:: Dataset ::
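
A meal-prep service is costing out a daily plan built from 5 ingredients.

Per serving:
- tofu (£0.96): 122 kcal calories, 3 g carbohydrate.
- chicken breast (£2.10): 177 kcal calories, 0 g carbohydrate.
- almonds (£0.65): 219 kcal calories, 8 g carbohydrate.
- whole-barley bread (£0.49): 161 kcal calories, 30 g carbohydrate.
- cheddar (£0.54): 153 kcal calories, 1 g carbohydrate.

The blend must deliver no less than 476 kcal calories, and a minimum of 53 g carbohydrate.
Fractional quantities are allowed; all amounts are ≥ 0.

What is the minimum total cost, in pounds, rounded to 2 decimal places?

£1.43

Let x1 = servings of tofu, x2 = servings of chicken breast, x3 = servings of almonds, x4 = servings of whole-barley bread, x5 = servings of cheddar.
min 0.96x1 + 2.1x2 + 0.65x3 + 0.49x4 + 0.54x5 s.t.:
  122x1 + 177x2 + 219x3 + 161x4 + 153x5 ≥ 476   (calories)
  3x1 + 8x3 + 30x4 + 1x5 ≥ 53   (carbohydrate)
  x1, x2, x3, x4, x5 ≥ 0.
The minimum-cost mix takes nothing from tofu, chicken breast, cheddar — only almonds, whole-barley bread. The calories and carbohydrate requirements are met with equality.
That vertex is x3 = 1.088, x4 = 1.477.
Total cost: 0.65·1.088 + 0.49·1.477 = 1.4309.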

...

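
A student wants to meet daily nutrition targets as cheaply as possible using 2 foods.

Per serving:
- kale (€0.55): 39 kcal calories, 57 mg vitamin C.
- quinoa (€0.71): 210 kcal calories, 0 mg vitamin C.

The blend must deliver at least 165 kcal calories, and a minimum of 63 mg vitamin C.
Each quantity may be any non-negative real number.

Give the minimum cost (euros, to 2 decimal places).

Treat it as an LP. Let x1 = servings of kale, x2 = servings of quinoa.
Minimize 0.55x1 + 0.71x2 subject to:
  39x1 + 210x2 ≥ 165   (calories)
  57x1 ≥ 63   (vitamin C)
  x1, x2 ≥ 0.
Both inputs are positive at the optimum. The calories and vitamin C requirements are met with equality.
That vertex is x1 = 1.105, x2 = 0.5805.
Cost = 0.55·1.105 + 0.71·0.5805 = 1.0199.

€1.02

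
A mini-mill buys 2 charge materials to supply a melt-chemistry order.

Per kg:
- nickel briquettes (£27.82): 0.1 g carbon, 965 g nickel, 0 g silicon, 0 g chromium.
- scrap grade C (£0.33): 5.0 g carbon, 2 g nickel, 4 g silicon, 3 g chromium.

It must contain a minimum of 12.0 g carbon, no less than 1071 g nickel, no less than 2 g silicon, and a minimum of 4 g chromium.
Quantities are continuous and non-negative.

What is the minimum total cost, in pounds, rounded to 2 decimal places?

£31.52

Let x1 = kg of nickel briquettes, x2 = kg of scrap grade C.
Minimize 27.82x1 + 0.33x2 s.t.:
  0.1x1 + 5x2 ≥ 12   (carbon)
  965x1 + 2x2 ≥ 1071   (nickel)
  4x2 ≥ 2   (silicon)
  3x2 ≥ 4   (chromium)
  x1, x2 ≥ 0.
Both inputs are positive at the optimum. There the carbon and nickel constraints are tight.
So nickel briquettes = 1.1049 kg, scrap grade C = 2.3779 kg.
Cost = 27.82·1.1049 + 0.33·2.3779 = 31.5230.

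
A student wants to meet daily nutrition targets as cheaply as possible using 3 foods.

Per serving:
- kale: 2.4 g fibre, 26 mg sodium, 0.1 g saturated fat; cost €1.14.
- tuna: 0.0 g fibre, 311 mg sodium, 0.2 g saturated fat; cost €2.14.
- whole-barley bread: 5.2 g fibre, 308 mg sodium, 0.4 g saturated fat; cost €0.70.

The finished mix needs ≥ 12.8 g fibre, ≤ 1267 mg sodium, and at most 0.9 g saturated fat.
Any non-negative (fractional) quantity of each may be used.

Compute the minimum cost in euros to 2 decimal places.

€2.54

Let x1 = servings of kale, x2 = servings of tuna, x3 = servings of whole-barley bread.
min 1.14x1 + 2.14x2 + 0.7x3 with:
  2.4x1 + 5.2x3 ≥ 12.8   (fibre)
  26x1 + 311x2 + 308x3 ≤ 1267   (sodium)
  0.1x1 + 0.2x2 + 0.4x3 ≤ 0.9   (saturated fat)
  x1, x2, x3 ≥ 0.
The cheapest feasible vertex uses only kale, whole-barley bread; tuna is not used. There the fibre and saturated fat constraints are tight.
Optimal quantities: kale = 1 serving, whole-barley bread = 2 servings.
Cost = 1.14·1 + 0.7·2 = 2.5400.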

:: What you need to do ::
The answer must be all the lines above that hold the word "negative".

:: Exercise output ::
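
Each quantity may be any non-negative real number.
Quantities are continuous and non-negative.
Any non-negative (fractional) quantity of each may be used.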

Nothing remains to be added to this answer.